◆ Data:
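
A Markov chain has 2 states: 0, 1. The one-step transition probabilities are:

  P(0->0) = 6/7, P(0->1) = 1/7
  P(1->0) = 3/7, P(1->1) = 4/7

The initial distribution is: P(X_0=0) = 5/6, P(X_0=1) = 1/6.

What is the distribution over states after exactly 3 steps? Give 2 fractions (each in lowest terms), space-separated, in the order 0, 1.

Propagating the distribution step by step (d_{t+1} = d_t * P):
d_0 = (0=5/6, 1=1/6)
  d_1[0] = 5/6*6/7 + 1/6*3/7 = 11/14
  d_1[1] = 5/6*1/7 + 1/6*4/7 = 3/14
d_1 = (0=11/14, 1=3/14)
  d_2[0] = 11/14*6/7 + 3/14*3/7 = 75/98
  d_2[1] = 11/14*1/7 + 3/14*4/7 = 23/98
d_2 = (0=75/98, 1=23/98)
  d_3[0] = 75/98*6/7 + 23/98*3/7 = 519/686
  d_3[1] = 75/98*1/7 + 23/98*4/7 = 167/686
d_3 = (0=519/686, 1=167/686)

Answer: 519/686 167/686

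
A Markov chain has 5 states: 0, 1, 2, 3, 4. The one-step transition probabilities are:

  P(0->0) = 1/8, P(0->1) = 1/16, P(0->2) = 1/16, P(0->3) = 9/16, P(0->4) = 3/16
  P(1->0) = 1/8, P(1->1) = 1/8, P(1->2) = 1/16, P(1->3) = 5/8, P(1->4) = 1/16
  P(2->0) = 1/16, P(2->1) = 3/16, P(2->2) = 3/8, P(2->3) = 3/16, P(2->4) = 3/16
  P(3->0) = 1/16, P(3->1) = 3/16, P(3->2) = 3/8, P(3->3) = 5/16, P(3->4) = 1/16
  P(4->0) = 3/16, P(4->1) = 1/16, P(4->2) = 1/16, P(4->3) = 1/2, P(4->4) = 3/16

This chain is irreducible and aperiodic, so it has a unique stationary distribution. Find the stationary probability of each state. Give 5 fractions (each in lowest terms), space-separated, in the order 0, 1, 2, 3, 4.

Answer: 916/9849 1489/9849 1711/6566 2451/6566 1201/9849

Derivation:
The stationary distribution satisfies pi = pi * P, i.e.:
  pi_0 = 1/8*pi_0 + 1/8*pi_1 + 1/16*pi_2 + 1/16*pi_3 + 3/16*pi_4
  pi_1 = 1/16*pi_0 + 1/8*pi_1 + 3/16*pi_2 + 3/16*pi_3 + 1/16*pi_4
  pi_2 = 1/16*pi_0 + 1/16*pi_1 + 3/8*pi_2 + 3/8*pi_3 + 1/16*pi_4
  pi_3 = 9/16*pi_0 + 5/8*pi_1 + 3/16*pi_2 + 5/16*pi_3 + 1/2*pi_4
  pi_4 = 3/16*pi_0 + 1/16*pi_1 + 3/16*pi_2 + 1/16*pi_3 + 3/16*pi_4
with normalization: pi_0 + pi_1 + pi_2 + pi_3 + pi_4 = 1.

Using the first 4 balance equations plus normalization, the linear system A*pi = b is:
  [-7/8, 1/8, 1/16, 1/16, 3/16] . pi = 0
  [1/16, -7/8, 3/16, 3/16, 1/16] . pi = 0
  [1/16, 1/16, -5/8, 3/8, 1/16] . pi = 0
  [9/16, 5/8, 3/16, -11/16, 1/2] . pi = 0
  [1, 1, 1, 1, 1] . pi = 1

Solving yields:
  pi_0 = 916/9849
  pi_1 = 1489/9849
  pi_2 = 1711/6566
  pi_3 = 2451/6566
  pi_4 = 1201/9849

Verification (pi * P):
  916/9849*1/8 + 1489/9849*1/8 + 1711/6566*1/16 + 2451/6566*1/16 + 1201/9849*3/16 = 916/9849 = pi_0  (ok)
  916/9849*1/16 + 1489/9849*1/8 + 1711/6566*3/16 + 2451/6566*3/16 + 1201/9849*1/16 = 1489/9849 = pi_1  (ok)
  916/9849*1/16 + 1489/9849*1/16 + 1711/6566*3/8 + 2451/6566*3/8 + 1201/9849*1/16 = 1711/6566 = pi_2  (ok)
  916/9849*9/16 + 1489/9849*5/8 + 1711/6566*3/16 + 2451/6566*5/16 + 1201/9849*1/2 = 2451/6566 = pi_3  (ok)
  916/9849*3/16 + 1489/9849*1/16 + 1711/6566*3/16 + 2451/6566*1/16 + 1201/9849*3/16 = 1201/9849 = pi_4  (ok)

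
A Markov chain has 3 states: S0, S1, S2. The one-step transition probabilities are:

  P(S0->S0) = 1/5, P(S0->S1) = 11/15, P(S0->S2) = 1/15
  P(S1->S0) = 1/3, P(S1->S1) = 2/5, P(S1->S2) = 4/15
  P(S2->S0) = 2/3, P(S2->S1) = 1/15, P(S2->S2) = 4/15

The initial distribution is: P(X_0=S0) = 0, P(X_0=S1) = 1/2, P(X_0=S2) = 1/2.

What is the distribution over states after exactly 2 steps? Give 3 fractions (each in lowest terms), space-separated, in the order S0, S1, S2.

Propagating the distribution step by step (d_{t+1} = d_t * P):
d_0 = (S0=0, S1=1/2, S2=1/2)
  d_1[S0] = 0*1/5 + 1/2*1/3 + 1/2*2/3 = 1/2
  d_1[S1] = 0*11/15 + 1/2*2/5 + 1/2*1/15 = 7/30
  d_1[S2] = 0*1/15 + 1/2*4/15 + 1/2*4/15 = 4/15
d_1 = (S0=1/2, S1=7/30, S2=4/15)
  d_2[S0] = 1/2*1/5 + 7/30*1/3 + 4/15*2/3 = 16/45
  d_2[S1] = 1/2*11/15 + 7/30*2/5 + 4/15*1/15 = 43/90
  d_2[S2] = 1/2*1/15 + 7/30*4/15 + 4/15*4/15 = 1/6
d_2 = (S0=16/45, S1=43/90, S2=1/6)

Answer: 16/45 43/90 1/6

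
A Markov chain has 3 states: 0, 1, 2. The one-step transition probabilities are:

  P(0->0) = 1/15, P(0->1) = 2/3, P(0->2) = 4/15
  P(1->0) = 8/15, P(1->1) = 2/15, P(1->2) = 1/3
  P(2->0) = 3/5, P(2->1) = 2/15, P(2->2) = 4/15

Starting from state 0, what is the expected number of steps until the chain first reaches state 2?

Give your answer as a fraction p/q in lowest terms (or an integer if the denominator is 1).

Let h_i = expected steps to first reach 2 from state i.
Boundary: h_2 = 0.
First-step equations for the other states:
  h_0 = 1 + 1/15*h_0 + 2/3*h_1 + 4/15*h_2
  h_1 = 1 + 8/15*h_0 + 2/15*h_1 + 1/3*h_2

Substituting h_2 = 0 and rearranging gives the linear system (I - Q) h = 1:
  [14/15, -2/3] . (h_0, h_1) = 1
  [-8/15, 13/15] . (h_0, h_1) = 1

Solving yields:
  h_0 = 115/34
  h_1 = 55/17

Starting state is 0, so the expected hitting time is h_0 = 115/34.

Answer: 115/34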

◆ Task description: Each line above must be reproduced exactly.

◆ Task result:
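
A Markov chain has 2 states: 0, 1. The one-step transition probabilities are:

  P(0->0) = 6/7, P(0->1) = 1/7
  P(1->0) = 3/7, P(1->1) = 4/7

The initial distribution is: P(X_0=0) = 5/6, P(X_0=1) = 1/6.

What is the distribution over states after exactly 3 steps? Give 2 fractions (each in lowest terms), space-separated, in the order 0, 1.

Propagating the distribution step by step (d_{t+1} = d_t * P):
d_0 = (0=5/6, 1=1/6)
  d_1[0] = 5/6*6/7 + 1/6*3/7 = 11/14
  d_1[1] = 5/6*1/7 + 1/6*4/7 = 3/14
d_1 = (0=11/14, 1=3/14)
  d_2[0] = 11/14*6/7 + 3/14*3/7 = 75/98
  d_2[1] = 11/14*1/7 + 3/14*4/7 = 23/98
d_2 = (0=75/98, 1=23/98)
  d_3[0] = 75/98*6/7 + 23/98*3/7 = 519/686
  d_3[1] = 75/98*1/7 + 23/98*4/7 = 167/686
d_3 = (0=519/686, 1=167/686)

Answer: 519/686 167/686

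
A Markov chain has 5 states: 0, 1, 2, 3, 4. The one-step transition probabilities are:

  P(0->0) = 1/8, P(0->1) = 1/16, P(0->2) = 1/16, P(0->3) = 9/16, P(0->4) = 3/16
  P(1->0) = 1/8, P(1->1) = 1/8, P(1->2) = 1/16, P(1->3) = 5/8, P(1->4) = 1/16
  P(2->0) = 1/16, P(2->1) = 3/16, P(2->2) = 3/8, P(2->3) = 3/16, P(2->4) = 3/16
  P(3->0) = 1/16, P(3->1) = 3/16, P(3->2) = 3/8, P(3->3) = 5/16, P(3->4) = 1/16
  P(4->0) = 3/16, P(4->1) = 1/16, P(4->2) = 1/16, P(4->3) = 1/2, P(4->4) = 3/16

This chain is irreducible and aperiodic, so it has a unique stationary distribution. Find the stationary probability of each state. Give 5 fractions (each in lowest terms), space-separated, in the order 0, 1, 2, 3, 4.

Answer: 916/9849 1489/9849 1711/6566 2451/6566 1201/9849

Derivation:
The stationary distribution satisfies pi = pi * P, i.e.:
  pi_0 = 1/8*pi_0 + 1/8*pi_1 + 1/16*pi_2 + 1/16*pi_3 + 3/16*pi_4
  pi_1 = 1/16*pi_0 + 1/8*pi_1 + 3/16*pi_2 + 3/16*pi_3 + 1/16*pi_4
  pi_2 = 1/16*pi_0 + 1/16*pi_1 + 3/8*pi_2 + 3/8*pi_3 + 1/16*pi_4
  pi_3 = 9/16*pi_0 + 5/8*pi_1 + 3/16*pi_2 + 5/16*pi_3 + 1/2*pi_4
  pi_4 = 3/16*pi_0 + 1/16*pi_1 + 3/16*pi_2 + 1/16*pi_3 + 3/16*pi_4
with normalization: pi_0 + pi_1 + pi_2 + pi_3 + pi_4 = 1.

Using the first 4 balance equations plus normalization, the linear system A*pi = b is:
  [-7/8, 1/8, 1/16, 1/16, 3/16] . pi = 0
  [1/16, -7/8, 3/16, 3/16, 1/16] . pi = 0
  [1/16, 1/16, -5/8, 3/8, 1/16] . pi = 0
  [9/16, 5/8, 3/16, -11/16, 1/2] . pi = 0
  [1, 1, 1, 1, 1] . pi = 1

Solving yields:
  pi_0 = 916/9849
  pi_1 = 1489/9849
  pi_2 = 1711/6566
  pi_3 = 2451/6566
  pi_4 = 1201/9849

Verification (pi * P):
  916/9849*1/8 + 1489/9849*1/8 + 1711/6566*1/16 + 2451/6566*1/16 + 1201/9849*3/16 = 916/9849 = pi_0  (ok)
  916/9849*1/16 + 1489/9849*1/8 + 1711/6566*3/16 + 2451/6566*3/16 + 1201/9849*1/16 = 1489/9849 = pi_1  (ok)
  916/9849*1/16 + 1489/9849*1/16 + 1711/6566*3/8 + 2451/6566*3/8 + 1201/9849*1/16 = 1711/6566 = pi_2  (ok)
  916/9849*9/16 + 1489/9849*5/8 + 1711/6566*3/16 + 2451/6566*5/16 + 1201/9849*1/2 = 2451/6566 = pi_3  (ok)
  916/9849*3/16 + 1489/9849*1/16 + 1711/6566*3/16 + 2451/6566*1/16 + 1201/9849*3/16 = 1201/9849 = pi_4  (ok)

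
A Markov chain has 3 states: S0, S1, S2. The one-step transition probabilities are:

  P(S0->S0) = 1/5, P(S0->S1) = 11/15, P(S0->S2) = 1/15
  P(S1->S0) = 1/3, P(S1->S1) = 2/5, P(S1->S2) = 4/15
  P(S2->S0) = 2/3, P(S2->S1) = 1/15, P(S2->S2) = 4/15

The initial distribution is: P(X_0=S0) = 0, P(X_0=S1) = 1/2, P(X_0=S2) = 1/2.

What is the distribution over states after exactly 2 steps? Give 3 fractions (each in lowest terms), space-separated, in the order S0, S1, S2.

Propagating the distribution step by step (d_{t+1} = d_t * P):
d_0 = (S0=0, S1=1/2, S2=1/2)
  d_1[S0] = 0*1/5 + 1/2*1/3 + 1/2*2/3 = 1/2
  d_1[S1] = 0*11/15 + 1/2*2/5 + 1/2*1/15 = 7/30
  d_1[S2] = 0*1/15 + 1/2*4/15 + 1/2*4/15 = 4/15
d_1 = (S0=1/2, S1=7/30, S2=4/15)
  d_2[S0] = 1/2*1/5 + 7/30*1/3 + 4/15*2/3 = 16/45
  d_2[S1] = 1/2*11/15 + 7/30*2/5 + 4/15*1/15 = 43/90
  d_2[S2] = 1/2*1/15 + 7/30*4/15 + 4/15*4/15 = 1/6
d_2 = (S0=16/45, S1=43/90, S2=1/6)

Answer: 16/45 43/90 1/6

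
A Markov chain has 3 states: 0, 1, 2. The one-step transition probabilities are:

  P(0->0) = 1/15, P(0->1) = 2/3, P(0->2) = 4/15
  P(1->0) = 8/15, P(1->1) = 2/15, P(1->2) = 1/3
  P(2->0) = 3/5, P(2->1) = 2/15, P(2->2) = 4/15

Starting from state 0, what is the expected number of steps until the chain first reaches state 2?

Give your answer as a fraction p/q in lowest terms (or an integer if the denominator is 1).

Let h_i = expected steps to first reach 2 from state i.
Boundary: h_2 = 0.
First-step equations for the other states:
  h_0 = 1 + 1/15*h_0 + 2/3*h_1 + 4/15*h_2
  h_1 = 1 + 8/15*h_0 + 2/15*h_1 + 1/3*h_2

Substituting h_2 = 0 and rearranging gives the linear system (I - Q) h = 1:
  [14/15, -2/3] . (h_0, h_1) = 1
  [-8/15, 13/15] . (h_0, h_1) = 1

Solving yields:
  h_0 = 115/34
  h_1 = 55/17

Starting state is 0, so the expected hitting time is h_0 = 115/34.

Answer: 115/34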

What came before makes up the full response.